PROBLEM TO WORK ON: Each line from the one containing "Take the objective g(r, s)" through the end of the data is to be written out exactly, and nothing more.

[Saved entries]

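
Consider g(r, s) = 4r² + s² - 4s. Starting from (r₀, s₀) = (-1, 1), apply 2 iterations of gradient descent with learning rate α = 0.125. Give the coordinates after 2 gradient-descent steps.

(0, 1.4375)

∇g = (8r, 2s - 4)
Step 1: at (-1, 1), ∇g = (-8, -2) → (-1, 1) − 0.125·(-8, -2) = (0, 1.25)
Step 2: at (0, 1.25), ∇g = (0, -1.5) → (0, 1.25) − 0.125·(0, -1.5) = (0, 1.4375)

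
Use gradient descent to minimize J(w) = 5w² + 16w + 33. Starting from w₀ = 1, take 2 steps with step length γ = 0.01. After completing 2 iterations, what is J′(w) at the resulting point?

21.06

J′(w) = 10w + 16
w₁ = 1 − 0.01·26 = 0.74
w₂ = 0.74 − 0.01·23.4 = 0.506
J′(w) at (0.506) = 21.06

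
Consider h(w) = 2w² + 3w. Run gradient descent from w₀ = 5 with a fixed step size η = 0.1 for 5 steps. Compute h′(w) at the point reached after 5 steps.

h′(w) = 4w + 3
w₁ = 5 − 0.1·23 = 2.7
w₂ = 2.7 − 0.1·13.8 = 1.32
w₃ = 1.32 − 0.1·8.28 = 0.492
w₄ = 0.492 − 0.1·4.968 = -0.0048
w₅ = -0.0048 − 0.1·2.9808 = -0.30288
h′(w) at (-0.30288) = 1.78848

1.78848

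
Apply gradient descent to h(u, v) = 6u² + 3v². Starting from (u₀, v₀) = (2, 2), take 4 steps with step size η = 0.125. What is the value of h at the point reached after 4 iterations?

0.09393310546875

∇h = (12u, 6v)
Step 1: at (2, 2), ∇h = (24, 12) → (2, 2) − 0.125·(24, 12) = (-1, 0.5)
Step 2: at (-1, 0.5), ∇h = (-12, 3) → (-1, 0.5) − 0.125·(-12, 3) = (0.5, 0.125)
Step 3: at (0.5, 0.125), ∇h = (6, 0.75) → (0.5, 0.125) − 0.125·(6, 0.75) = (-0.25, 0.03125)
Step 4: at (-0.25, 0.03125), ∇h = (-3, 0.1875) → (-0.25, 0.03125) − 0.125·(-3, 0.1875) = (0.125, 0.0078125)
h(0.125, 0.0078125) = 0.09393310546875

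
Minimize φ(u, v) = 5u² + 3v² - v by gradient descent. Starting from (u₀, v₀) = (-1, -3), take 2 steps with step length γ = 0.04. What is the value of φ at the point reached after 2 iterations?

∇φ = (10u, 6v - 1)
Step 1: at (-1, -3), ∇φ = (-10, -19) → (-1, -3) − 0.04·(-10, -19) = (-0.6, -2.24)
Step 2: at (-0.6, -2.24), ∇φ = (-6, -14.44) → (-0.6, -2.24) − 0.04·(-6, -14.44) = (-0.36, -1.6624)
φ(-0.36, -1.6624) = 10.60112128

10.60112128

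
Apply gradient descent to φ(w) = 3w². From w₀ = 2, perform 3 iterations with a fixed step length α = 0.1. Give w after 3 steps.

0.128

φ′(w) = 6w
w₁ = 2 − 0.1·12 = 0.8
w₂ = 0.8 − 0.1·4.8 = 0.32
w₃ = 0.32 − 0.1·1.92 = 0.128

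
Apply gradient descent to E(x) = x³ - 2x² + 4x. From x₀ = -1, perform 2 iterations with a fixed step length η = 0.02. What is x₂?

E′(x) = 3x² - 4x + 4
Step 1: E′(-1) = 11; x₁ = -1 − 0.02·11 = -1.22
Step 2: E′(-1.22) = 13.3452; x₂ = -1.22 − 0.02·13.3452 = -1.486904

-1.486904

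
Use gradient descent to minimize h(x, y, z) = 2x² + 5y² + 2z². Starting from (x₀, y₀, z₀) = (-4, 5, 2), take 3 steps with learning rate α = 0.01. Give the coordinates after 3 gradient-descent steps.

∇h = (4x, 10y, 4z)
Step 1: at (-4, 5, 2), ∇h = (-16, 50, 8) → (-4, 5, 2) − 0.01·(-16, 50, 8) = (-3.84, 4.5, 1.92)
Step 2: at (-3.84, 4.5, 1.92), ∇h = (-15.36, 45, 7.68) → (-3.84, 4.5, 1.92) − 0.01·(-15.36, 45, 7.68) = (-3.6864, 4.05, 1.8432)
Step 3: at (-3.6864, 4.05, 1.8432), ∇h = (-14.7456, 40.5, 7.3728) → (-3.6864, 4.05, 1.8432) − 0.01·(-14.7456, 40.5, 7.3728) = (-3.538944, 3.645, 1.769472)

(-3.538944, 3.645, 1.769472)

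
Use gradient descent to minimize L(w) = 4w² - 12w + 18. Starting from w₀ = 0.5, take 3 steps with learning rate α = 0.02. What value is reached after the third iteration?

L′(w) = 8w - 12
Step 1: L′(0.5) = -8; w₁ = 0.5 − 0.02·(-8) = 0.66
Step 2: L′(0.66) = -6.72; w₂ = 0.66 − 0.02·(-6.72) = 0.7944
Step 3: L′(0.7944) = -5.6448; w₃ = 0.7944 − 0.02·(-5.6448) = 0.907296

0.907296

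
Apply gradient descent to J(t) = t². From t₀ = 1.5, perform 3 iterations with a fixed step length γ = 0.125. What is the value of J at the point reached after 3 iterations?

J′(t) = 2t
Step 1: J′(1.5) = 3; t₁ = 1.5 − 0.125·3 = 1.125
Step 2: J′(1.125) = 2.25; t₂ = 1.125 − 0.125·2.25 = 0.84375
Step 3: J′(0.84375) = 1.6875; t₃ = 0.84375 − 0.125·1.6875 = 0.6328125
J(0.6328125) = 0.40045166015625

0.40045166015625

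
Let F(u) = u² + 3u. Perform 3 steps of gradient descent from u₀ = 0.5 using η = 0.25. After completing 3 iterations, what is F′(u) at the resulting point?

F′(u) = 2u + 3
Step 1: F′(0.5) = 4; u₁ = 0.5 − 0.25·4 = -0.5
Step 2: F′(-0.5) = 2; u₂ = -0.5 − 0.25·2 = -1
Step 3: F′(-1) = 1; u₃ = -1 − 0.25·1 = -1.25
F′(u) at (-1.25) = 0.5

0.5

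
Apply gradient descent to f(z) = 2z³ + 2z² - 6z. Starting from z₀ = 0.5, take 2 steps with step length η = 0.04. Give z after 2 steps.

f′(z) = 6z² + 4z - 6
z₁ = 0.5 − 0.04·(-2.5) = 0.6
z₂ = 0.6 − 0.04·(-1.44) = 0.6576

0.6576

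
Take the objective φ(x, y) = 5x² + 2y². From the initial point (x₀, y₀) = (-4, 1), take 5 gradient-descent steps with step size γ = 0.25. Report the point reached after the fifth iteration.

∇φ = (10x, 4y)
(x₁, y₁) = (-4, 1) − 0.25·(-40, 4) = (6, 0)
(x₂, y₂) = (6, 0) − 0.25·(60, 0) = (-9, 0)
(x₃, y₃) = (-9, 0) − 0.25·(-90, 0) = (13.5, 0)
(x₄, y₄) = (13.5, 0) − 0.25·(135, 0) = (-20.25, 0)
(x₅, y₅) = (-20.25, 0) − 0.25·(-202.5, 0) = (30.375, 0)

(30.375, 0)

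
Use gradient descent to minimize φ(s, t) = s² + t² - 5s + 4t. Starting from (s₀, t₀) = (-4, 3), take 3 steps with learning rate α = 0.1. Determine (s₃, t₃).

∇φ = (2s - 5, 2t + 4)
Step 1: at (-4, 3), ∇φ = (-13, 10) → (-4, 3) − 0.1·(-13, 10) = (-2.7, 2)
Step 2: at (-2.7, 2), ∇φ = (-10.4, 8) → (-2.7, 2) − 0.1·(-10.4, 8) = (-1.66, 1.2)
Step 3: at (-1.66, 1.2), ∇φ = (-8.32, 6.4) → (-1.66, 1.2) − 0.1·(-8.32, 6.4) = (-0.828, 0.56)

(-0.828, 0.56)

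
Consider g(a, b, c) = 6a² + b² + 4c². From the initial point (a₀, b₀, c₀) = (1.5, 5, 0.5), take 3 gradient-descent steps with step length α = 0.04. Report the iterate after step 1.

∇g = (12a, 2b, 8c)
Step 1: at (1.5, 5, 0.5), ∇g = (18, 10, 4) → (1.5, 5, 0.5) − 0.04·(18, 10, 4) = (0.78, 4.6, 0.34)

(0.78, 4.6, 0.34)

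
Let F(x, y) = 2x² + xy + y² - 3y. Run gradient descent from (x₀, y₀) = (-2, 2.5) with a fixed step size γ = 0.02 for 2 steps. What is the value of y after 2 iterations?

2.4978

∇F = (4x + y, x + 2y - 3)
Step 1: at (-2, 2.5), ∇F = (-5.5, 0) → (-2, 2.5) − 0.02·(-5.5, 0) = (-1.89, 2.5)
Step 2: at (-1.89, 2.5), ∇F = (-5.06, 0.11) → (-1.89, 2.5) − 0.02·(-5.06, 0.11) = (-1.7888, 2.4978)
y = 2.4978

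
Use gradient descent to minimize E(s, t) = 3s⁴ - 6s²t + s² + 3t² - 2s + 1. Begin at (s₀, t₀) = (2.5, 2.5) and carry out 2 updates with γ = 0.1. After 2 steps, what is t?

∇E = (12s³ - 12st + 2s - 2, -6s² + 6t)
(s₁, t₁) = (2.5, 2.5) − 0.1·(115.5, -22.5) = (-9.05, 4.75)
(s₂, t₂) = (-9.05, 4.75) − 0.1·(-8398.8615, -462.915) = (830.83615, 51.0415)
t = 51.0415

51.0415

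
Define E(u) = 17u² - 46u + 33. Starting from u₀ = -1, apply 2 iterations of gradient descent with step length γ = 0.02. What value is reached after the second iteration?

E′(u) = 34u - 46
u₁ = -1 − 0.02·(-80) = 0.6
u₂ = 0.6 − 0.02·(-25.6) = 1.112

1.112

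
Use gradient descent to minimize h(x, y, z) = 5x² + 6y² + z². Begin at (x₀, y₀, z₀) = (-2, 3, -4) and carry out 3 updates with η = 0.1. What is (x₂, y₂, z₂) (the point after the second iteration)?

(0, 0.12, -2.56)

∇h = (10x, 12y, 2z)
(x₁, y₁, z₁) = (-2, 3, -4) − 0.1·(-20, 36, -8) = (0, -0.6, -3.2)
(x₂, y₂, z₂) = (0, -0.6, -3.2) − 0.1·(0, -7.2, -6.4) = (0, 0.12, -2.56)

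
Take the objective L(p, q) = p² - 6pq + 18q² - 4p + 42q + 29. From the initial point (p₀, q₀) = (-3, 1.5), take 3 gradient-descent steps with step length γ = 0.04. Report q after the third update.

-1.92912

∇L = (2p - 6q - 4, -6p + 36q + 42)
Step 1: at (-3, 1.5), ∇L = (-19, 114) → (-3, 1.5) − 0.04·(-19, 114) = (-2.24, -3.06)
Step 2: at (-2.24, -3.06), ∇L = (9.88, -54.72) → (-2.24, -3.06) − 0.04·(9.88, -54.72) = (-2.6352, -0.8712)
Step 3: at (-2.6352, -0.8712), ∇L = (-4.0432, 26.448) → (-2.6352, -0.8712) − 0.04·(-4.0432, 26.448) = (-2.473472, -1.92912)
q = -1.92912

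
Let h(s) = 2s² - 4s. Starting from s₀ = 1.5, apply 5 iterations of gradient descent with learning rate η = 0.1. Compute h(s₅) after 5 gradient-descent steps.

-1.9969766912

h′(s) = 4s - 4
s₁ = 1.5 − 0.1·2 = 1.3
s₂ = 1.3 − 0.1·1.2 = 1.18
s₃ = 1.18 − 0.1·0.72 = 1.108
s₄ = 1.108 − 0.1·0.432 = 1.0648
s₅ = 1.0648 − 0.1·0.2592 = 1.03888
h(1.03888) = -1.9969766912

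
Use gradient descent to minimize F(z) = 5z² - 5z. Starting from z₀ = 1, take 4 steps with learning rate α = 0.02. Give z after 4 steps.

F′(z) = 10z - 5
Step 1: F′(1) = 5; z₁ = 1 − 0.02·5 = 0.9
Step 2: F′(0.9) = 4; z₂ = 0.9 − 0.02·4 = 0.82
Step 3: F′(0.82) = 3.2; z₃ = 0.82 − 0.02·3.2 = 0.756
Step 4: F′(0.756) = 2.56; z₄ = 0.756 − 0.02·2.56 = 0.7048

0.7048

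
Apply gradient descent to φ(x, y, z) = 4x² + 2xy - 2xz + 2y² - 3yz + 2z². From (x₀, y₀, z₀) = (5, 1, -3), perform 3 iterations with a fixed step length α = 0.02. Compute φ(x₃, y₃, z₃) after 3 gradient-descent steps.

43.30940638624

∇φ = (8x + 2y - 2z, 2x + 4y - 3z, -2x - 3y + 4z)
Step 1: at (5, 1, -3), ∇φ = (48, 23, -25) → (5, 1, -3) − 0.02·(48, 23, -25) = (4.04, 0.54, -2.5)
Step 2: at (4.04, 0.54, -2.5), ∇φ = (38.4, 17.74, -19.7) → (4.04, 0.54, -2.5) − 0.02·(38.4, 17.74, -19.7) = (3.272, 0.1852, -2.106)
Step 3: at (3.272, 0.1852, -2.106), ∇φ = (30.7584, 13.6028, -15.5236) → (3.272, 0.1852, -2.106) − 0.02·(30.7584, 13.6028, -15.5236) = (2.656832, -0.086856, -1.795528)
φ(2.656832, -0.086856, -1.795528) = 43.30940638624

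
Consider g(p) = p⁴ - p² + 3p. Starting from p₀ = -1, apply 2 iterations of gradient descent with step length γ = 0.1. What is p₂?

g′(p) = 4p³ - 2p + 3
p₁ = -1 − 0.1·1 = -1.1
p₂ = -1.1 − 0.1·(-0.124) = -1.0876

-1.0876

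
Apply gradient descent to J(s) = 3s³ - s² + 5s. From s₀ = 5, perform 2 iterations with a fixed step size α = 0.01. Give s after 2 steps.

J′(s) = 9s² - 2s + 5
s₁ = 5 − 0.01·220 = 2.8
s₂ = 2.8 − 0.01·69.96 = 2.1004

2.1004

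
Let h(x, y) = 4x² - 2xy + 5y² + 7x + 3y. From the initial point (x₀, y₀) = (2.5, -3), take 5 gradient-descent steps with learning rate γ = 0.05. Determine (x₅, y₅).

∇h = (8x - 2y + 7, -2x + 10y + 3)
Step 1: at (2.5, -3), ∇h = (33, -32) → (2.5, -3) − 0.05·(33, -32) = (0.85, -1.4)
Step 2: at (0.85, -1.4), ∇h = (16.6, -12.7) → (0.85, -1.4) − 0.05·(16.6, -12.7) = (0.02, -0.765)
Step 3: at (0.02, -0.765), ∇h = (8.69, -4.69) → (0.02, -0.765) − 0.05·(8.69, -4.69) = (-0.4145, -0.5305)
Step 4: at (-0.4145, -0.5305), ∇h = (4.745, -1.476) → (-0.4145, -0.5305) − 0.05·(4.745, -1.476) = (-0.65175, -0.4567)
Step 5: at (-0.65175, -0.4567), ∇h = (2.6994, -0.2635) → (-0.65175, -0.4567) − 0.05·(2.6994, -0.2635) = (-0.78672, -0.443525)

(-0.78672, -0.443525)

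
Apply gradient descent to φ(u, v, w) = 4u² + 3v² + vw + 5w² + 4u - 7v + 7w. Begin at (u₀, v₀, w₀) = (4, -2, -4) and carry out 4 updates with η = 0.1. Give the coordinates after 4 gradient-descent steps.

∇φ = (8u + 4, 6v + w - 7, v + 10w + 7)
(u₁, v₁, w₁) = (4, -2, -4) − 0.1·(36, -23, -35) = (0.4, 0.3, -0.5)
(u₂, v₂, w₂) = (0.4, 0.3, -0.5) − 0.1·(7.2, -5.7, 2.3) = (-0.32, 0.87, -0.73)
(u₃, v₃, w₃) = (-0.32, 0.87, -0.73) − 0.1·(1.44, -2.51, 0.57) = (-0.464, 1.121, -0.787)
(u₄, v₄, w₄) = (-0.464, 1.121, -0.787) − 0.1·(0.288, -1.061, 0.251) = (-0.4928, 1.2271, -0.8121)

(-0.4928, 1.2271, -0.8121)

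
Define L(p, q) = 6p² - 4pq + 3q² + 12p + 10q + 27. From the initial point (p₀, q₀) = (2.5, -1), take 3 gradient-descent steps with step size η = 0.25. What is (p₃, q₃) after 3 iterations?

(-45.75, 18.875)

∇L = (12p - 4q + 12, -4p + 6q + 10)
Step 1: at (2.5, -1), ∇L = (46, -6) → (2.5, -1) − 0.25·(46, -6) = (-9, 0.5)
Step 2: at (-9, 0.5), ∇L = (-98, 49) → (-9, 0.5) − 0.25·(-98, 49) = (15.5, -11.75)
Step 3: at (15.5, -11.75), ∇L = (245, -122.5) → (15.5, -11.75) − 0.25·(245, -122.5) = (-45.75, 18.875)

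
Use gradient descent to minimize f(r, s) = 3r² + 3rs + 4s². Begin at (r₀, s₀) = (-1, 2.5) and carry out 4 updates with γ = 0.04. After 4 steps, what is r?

-0.84204544

∇f = (6r + 3s, 3r + 8s)
(r₁, s₁) = (-1, 2.5) − 0.04·(1.5, 17) = (-1.06, 1.82)
(r₂, s₂) = (-1.06, 1.82) − 0.04·(-0.9, 11.38) = (-1.024, 1.3648)
(r₃, s₃) = (-1.024, 1.3648) − 0.04·(-2.0496, 7.8464) = (-0.942016, 1.050944)
(r₄, s₄) = (-0.942016, 1.050944) − 0.04·(-2.499264, 5.581504) = (-0.84204544, 0.82768384)
r = -0.84204544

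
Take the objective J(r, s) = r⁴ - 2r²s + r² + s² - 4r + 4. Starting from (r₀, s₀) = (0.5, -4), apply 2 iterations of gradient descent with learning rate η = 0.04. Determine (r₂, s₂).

(0.25011968, -3.360928)

∇J = (4r³ - 4rs + 2r - 4, -2r² + 2s)
(r₁, s₁) = (0.5, -4) − 0.04·(5.5, -8.5) = (0.28, -3.66)
(r₂, s₂) = (0.28, -3.66) − 0.04·(0.747008, -7.4768) = (0.25011968, -3.360928)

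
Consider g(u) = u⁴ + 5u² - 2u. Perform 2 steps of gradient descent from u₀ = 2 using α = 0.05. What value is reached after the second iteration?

-0.125

g′(u) = 4u³ + 10u - 2
Step 1: g′(2) = 50; u₁ = 2 − 0.05·50 = -0.5
Step 2: g′(-0.5) = -7.5; u₂ = -0.5 − 0.05·(-7.5) = -0.125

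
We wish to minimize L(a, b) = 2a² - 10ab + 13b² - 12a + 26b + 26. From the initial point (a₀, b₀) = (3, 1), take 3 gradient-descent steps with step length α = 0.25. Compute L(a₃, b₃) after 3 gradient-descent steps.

∇L = (4a - 10b - 12, -10a + 26b + 26)
Step 1: at (3, 1), ∇L = (-10, 22) → (3, 1) − 0.25·(-10, 22) = (5.5, -4.5)
Step 2: at (5.5, -4.5), ∇L = (55, -146) → (5.5, -4.5) − 0.25·(55, -146) = (-8.25, 32)
Step 3: at (-8.25, 32), ∇L = (-365, 940.5) → (-8.25, 32) − 0.25·(-365, 940.5) = (83, -203.125)
L(83, -203.125) = 712497.453125

712497.453125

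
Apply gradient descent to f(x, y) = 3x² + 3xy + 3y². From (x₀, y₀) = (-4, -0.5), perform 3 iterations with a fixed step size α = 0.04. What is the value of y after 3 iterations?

∇f = (6x + 3y, 3x + 6y)
(x₁, y₁) = (-4, -0.5) − 0.04·(-25.5, -15) = (-2.98, 0.1)
(x₂, y₂) = (-2.98, 0.1) − 0.04·(-17.58, -8.34) = (-2.2768, 0.4336)
(x₃, y₃) = (-2.2768, 0.4336) − 0.04·(-12.36, -4.2288) = (-1.7824, 0.602752)
y = 0.602752

0.602752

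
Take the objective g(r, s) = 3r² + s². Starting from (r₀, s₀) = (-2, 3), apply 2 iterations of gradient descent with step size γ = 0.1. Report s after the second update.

1.92

∇g = (6r, 2s)
(r₁, s₁) = (-2, 3) − 0.1·(-12, 6) = (-0.8, 2.4)
(r₂, s₂) = (-0.8, 2.4) − 0.1·(-4.8, 4.8) = (-0.32, 1.92)
s = 1.92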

THE COMPLETED TASK:
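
Take the objective g(r, s) = 3r² + s². Starting from (r₀, s₀) = (-2, 3), apply 2 iterations of gradient descent with step size γ = 0.1. Report s after the second update.

1.92

∇g = (6r, 2s)
(r₁, s₁) = (-2, 3) − 0.1·(-12, 6) = (-0.8, 2.4)
(r₂, s₂) = (-0.8, 2.4) − 0.1·(-4.8, 4.8) = (-0.32, 1.92)
s = 1.92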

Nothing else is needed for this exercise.